Stored data entries:
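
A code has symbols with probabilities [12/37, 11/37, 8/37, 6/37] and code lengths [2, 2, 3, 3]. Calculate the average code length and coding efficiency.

Average length L = Σ p_i × l_i = 2.3784 bits
Entropy H = 1.9505 bits
Efficiency η = H/L × 100% = 82.01%


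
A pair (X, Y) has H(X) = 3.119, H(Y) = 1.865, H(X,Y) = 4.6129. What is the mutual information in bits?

I(X;Y) = H(X) + H(Y) - H(X,Y)
I(X;Y) = 3.119 + 1.865 - 4.6129 = 0.3711 bits


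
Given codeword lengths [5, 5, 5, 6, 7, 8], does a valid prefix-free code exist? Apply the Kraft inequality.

Kraft inequality: Σ 2^(-l_i) ≤ 1 for prefix-free code
Calculating: 2^(-5) + 2^(-5) + 2^(-5) + 2^(-6) + 2^(-7) + 2^(-8)
= 0.03125 + 0.03125 + 0.03125 + 0.015625 + 0.0078125 + 0.00390625
= 0.1211
Since 0.1211 ≤ 1, prefix-free code exists


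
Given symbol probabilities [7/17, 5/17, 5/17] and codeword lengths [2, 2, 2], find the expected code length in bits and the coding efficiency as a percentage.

Average length L = Σ p_i × l_i = 2.0000 bits
Entropy H = 1.5657 bits
Efficiency η = H/L × 100% = 78.28%


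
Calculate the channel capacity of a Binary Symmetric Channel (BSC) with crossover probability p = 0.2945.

For BSC with error probability p:
C = 1 - H(p) where H(p) is binary entropy
H(0.2945) = -0.2945 × log₂(0.2945) - 0.7055 × log₂(0.7055)
H(p) = 0.8745
C = 1 - 0.8745 = 0.1255 bits/use


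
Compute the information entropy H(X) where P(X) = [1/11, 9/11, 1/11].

H(X) = -Σ p(x) log₂ p(x)
  -1/11 × log₂(1/11) = 0.3145
  -9/11 × log₂(9/11) = 0.2369
  -1/11 × log₂(1/11) = 0.3145
H(X) = 0.8659 bits


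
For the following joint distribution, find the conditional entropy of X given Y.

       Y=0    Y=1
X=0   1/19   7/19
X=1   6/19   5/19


H(X|Y) = Σ_y p(y) H(X|Y=y)
  p(Y=0) = 7/19, H(X|Y=0) = 0.5917
  p(Y=1) = 12/19, H(X|Y=1) = 0.9799
H(X|Y) = 0.3684×0.5917 + 0.6316×0.9799 = 0.8368 bits


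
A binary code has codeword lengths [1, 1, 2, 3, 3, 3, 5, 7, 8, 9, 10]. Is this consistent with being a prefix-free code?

Kraft inequality: Σ 2^(-l_i) ≤ 1 for prefix-free code
Calculating: 2^(-1) + 2^(-1) + 2^(-2) + 2^(-3) + 2^(-3) + 2^(-3) + 2^(-5) + 2^(-7) + 2^(-8) + 2^(-9) + 2^(-10)
= 0.5 + 0.5 + 0.25 + 0.125 + 0.125 + 0.125 + 0.03125 + 0.0078125 + 0.00390625 + 0.001953125 + 0.0009765625
= 1.6709
Since 1.6709 > 1, prefix-free code does not exist


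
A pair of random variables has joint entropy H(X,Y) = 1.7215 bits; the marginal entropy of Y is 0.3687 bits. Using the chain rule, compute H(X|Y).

Chain rule: H(X,Y) = H(X|Y) + H(Y)
H(X|Y) = H(X,Y) - H(Y) = 1.7215 - 0.3687 = 1.3528 bits


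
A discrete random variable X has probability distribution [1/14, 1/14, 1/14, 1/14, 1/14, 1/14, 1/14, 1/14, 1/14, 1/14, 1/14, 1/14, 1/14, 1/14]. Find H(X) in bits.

H(X) = -Σ p(x) log₂ p(x)
  -1/14 × log₂(1/14) = 0.2720
  -1/14 × log₂(1/14) = 0.2720
  -1/14 × log₂(1/14) = 0.2720
  -1/14 × log₂(1/14) = 0.2720
  -1/14 × log₂(1/14) = 0.2720
  -1/14 × log₂(1/14) = 0.2720
  -1/14 × log₂(1/14) = 0.2720
  -1/14 × log₂(1/14) = 0.2720
  -1/14 × log₂(1/14) = 0.2720
  -1/14 × log₂(1/14) = 0.2720
  -1/14 × log₂(1/14) = 0.2720
  -1/14 × log₂(1/14) = 0.2720
  -1/14 × log₂(1/14) = 0.2720
  -1/14 × log₂(1/14) = 0.2720
H(X) = 3.8074 bits


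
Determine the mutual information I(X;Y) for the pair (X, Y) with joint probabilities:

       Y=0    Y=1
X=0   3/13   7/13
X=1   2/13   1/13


H(X) = 0.7793, H(Y) = 0.9612, H(X,Y) = 1.6692
I(X;Y) = H(X) + H(Y) - H(X,Y) = 0.0714 bits


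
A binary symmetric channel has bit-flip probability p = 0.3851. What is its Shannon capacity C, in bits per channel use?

For BSC with error probability p:
C = 1 - H(p) where H(p) is binary entropy
H(0.3851) = -0.3851 × log₂(0.3851) - 0.6149 × log₂(0.6149)
H(p) = 0.9616
C = 1 - 0.9616 = 0.0384 bits/use


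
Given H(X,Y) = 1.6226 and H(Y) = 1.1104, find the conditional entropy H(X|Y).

Chain rule: H(X,Y) = H(X|Y) + H(Y)
H(X|Y) = H(X,Y) - H(Y) = 1.6226 - 1.1104 = 0.5122 bits


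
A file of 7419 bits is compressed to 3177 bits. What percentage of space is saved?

Space savings = (1 - Compressed/Original) × 100%
= (1 - 3177/7419) × 100%
= 57.18%


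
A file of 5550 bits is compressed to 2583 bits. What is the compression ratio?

Compression ratio = Original / Compressed
= 5550 / 2583 = 2.15:1


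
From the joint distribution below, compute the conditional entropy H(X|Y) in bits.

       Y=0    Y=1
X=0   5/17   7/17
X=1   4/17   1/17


H(X|Y) = Σ_y p(y) H(X|Y=y)
  p(Y=0) = 9/17, H(X|Y=0) = 0.9911
  p(Y=1) = 8/17, H(X|Y=1) = 0.5436
H(X|Y) = 0.5294×0.9911 + 0.4706×0.5436 = 0.7805 bits


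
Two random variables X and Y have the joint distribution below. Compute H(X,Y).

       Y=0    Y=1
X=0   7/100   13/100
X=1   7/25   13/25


H(X,Y) = -Σ p(x,y) log₂ p(x,y)
  p(0,0)=7/100: -0.0700 × log₂(0.0700) = 0.2686
  p(0,1)=13/100: -0.1300 × log₂(0.1300) = 0.3826
  p(1,0)=7/25: -0.2800 × log₂(0.2800) = 0.5142
  p(1,1)=13/25: -0.5200 × log₂(0.5200) = 0.4906
H(X,Y) = 1.6560 bits


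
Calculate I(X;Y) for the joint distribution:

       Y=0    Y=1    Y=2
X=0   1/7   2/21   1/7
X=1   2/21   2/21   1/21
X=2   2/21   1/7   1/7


H(X) = 1.5538, H(Y) = 1.5850, H(X,Y) = 3.1057
I(X;Y) = H(X) + H(Y) - H(X,Y) = 0.0331 bits


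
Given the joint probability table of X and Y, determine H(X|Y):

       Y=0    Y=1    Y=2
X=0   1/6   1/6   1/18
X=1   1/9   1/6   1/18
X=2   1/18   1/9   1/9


H(X|Y) = Σ_y p(y) H(X|Y=y)
  p(Y=0) = 1/3, H(X|Y=0) = 1.4591
  p(Y=1) = 4/9, H(X|Y=1) = 1.5613
  p(Y=2) = 2/9, H(X|Y=2) = 1.5000
H(X|Y) = 0.3333×1.4591 + 0.4444×1.5613 + 0.2222×1.5000 = 1.5136 bits


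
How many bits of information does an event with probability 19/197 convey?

Information content I(x) = -log₂(p(x))
I = -log₂(19/197) = -log₂(0.0964)
I = 3.3741 bits


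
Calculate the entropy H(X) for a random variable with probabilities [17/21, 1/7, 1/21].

H(X) = -Σ p(x) log₂ p(x)
  -17/21 × log₂(17/21) = 0.2468
  -1/7 × log₂(1/7) = 0.4011
  -1/21 × log₂(1/21) = 0.2092
H(X) = 0.8570 bits


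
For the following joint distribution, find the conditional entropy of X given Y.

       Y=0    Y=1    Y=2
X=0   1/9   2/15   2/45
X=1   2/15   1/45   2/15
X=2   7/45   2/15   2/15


H(X|Y) = Σ_y p(y) H(X|Y=y)
  p(Y=0) = 2/5, H(X|Y=0) = 1.5715
  p(Y=1) = 13/45, H(X|Y=1) = 1.3143
  p(Y=2) = 14/45, H(X|Y=2) = 1.4488
H(X|Y) = 0.4000×1.5715 + 0.2889×1.3143 + 0.3111×1.4488 = 1.4591 bits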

*YOUR GOAL*
Find every line in the records above that contains the word "below", and copy each one.

*THE ANSWER*
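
From the joint distribution below, compute the conditional entropy H(X|Y) in bits.
Two random variables X and Y have the joint distribution below. Compute H(X,Y).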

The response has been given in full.